[Task goal] Find the word "from" in the data. Return every line where it appears.

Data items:
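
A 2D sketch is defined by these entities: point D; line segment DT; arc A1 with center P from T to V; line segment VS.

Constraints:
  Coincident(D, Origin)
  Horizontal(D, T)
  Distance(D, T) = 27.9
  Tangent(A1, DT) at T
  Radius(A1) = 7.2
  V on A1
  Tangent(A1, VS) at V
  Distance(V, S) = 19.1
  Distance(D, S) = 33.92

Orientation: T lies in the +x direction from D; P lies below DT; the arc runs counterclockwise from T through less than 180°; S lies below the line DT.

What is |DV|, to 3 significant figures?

22.0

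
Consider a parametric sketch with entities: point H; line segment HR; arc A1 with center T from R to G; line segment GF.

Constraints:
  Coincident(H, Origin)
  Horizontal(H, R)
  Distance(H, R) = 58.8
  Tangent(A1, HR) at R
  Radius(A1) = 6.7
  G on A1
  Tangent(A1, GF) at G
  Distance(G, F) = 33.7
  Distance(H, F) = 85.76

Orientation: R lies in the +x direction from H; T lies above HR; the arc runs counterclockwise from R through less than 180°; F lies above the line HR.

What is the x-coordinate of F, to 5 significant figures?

78.296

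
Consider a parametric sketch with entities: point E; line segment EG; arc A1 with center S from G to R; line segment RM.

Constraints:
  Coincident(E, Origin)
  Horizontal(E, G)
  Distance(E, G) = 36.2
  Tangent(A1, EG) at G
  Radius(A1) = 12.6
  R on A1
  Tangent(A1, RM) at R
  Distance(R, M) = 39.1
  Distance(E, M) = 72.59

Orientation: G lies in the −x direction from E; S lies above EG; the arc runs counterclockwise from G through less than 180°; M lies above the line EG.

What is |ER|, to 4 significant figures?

33.84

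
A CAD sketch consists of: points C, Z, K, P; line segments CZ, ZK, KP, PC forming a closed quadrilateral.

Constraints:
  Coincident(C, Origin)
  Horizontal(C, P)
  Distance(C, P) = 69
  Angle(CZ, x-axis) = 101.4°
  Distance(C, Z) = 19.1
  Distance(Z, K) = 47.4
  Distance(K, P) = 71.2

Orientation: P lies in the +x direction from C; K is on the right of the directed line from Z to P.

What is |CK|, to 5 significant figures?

28.330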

[Reply]
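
A 2D sketch is defined by these entities: point D; line segment DT; arc A1 with center P from T to V; line segment VS.
Orientation: T lies in the +x direction from D; P lies below DT; the arc runs counterclockwise from T through less than 180°; S lies below the line DT.
Consider a parametric sketch with entities: point H; line segment HR; arc A1 with center T from R to G; line segment GF.
Orientation: R lies in the +x direction from H; T lies above HR; the arc runs counterclockwise from R through less than 180°; F lies above the line HR.
Consider a parametric sketch with entities: point E; line segment EG; arc A1 with center S from G to R; line segment RM.
Orientation: G lies in the −x direction from E; S lies above EG; the arc runs counterclockwise from G through less than 180°; M lies above the line EG.
Orientation: P lies in the +x direction from C; K is on the right of the directed line from Z to P.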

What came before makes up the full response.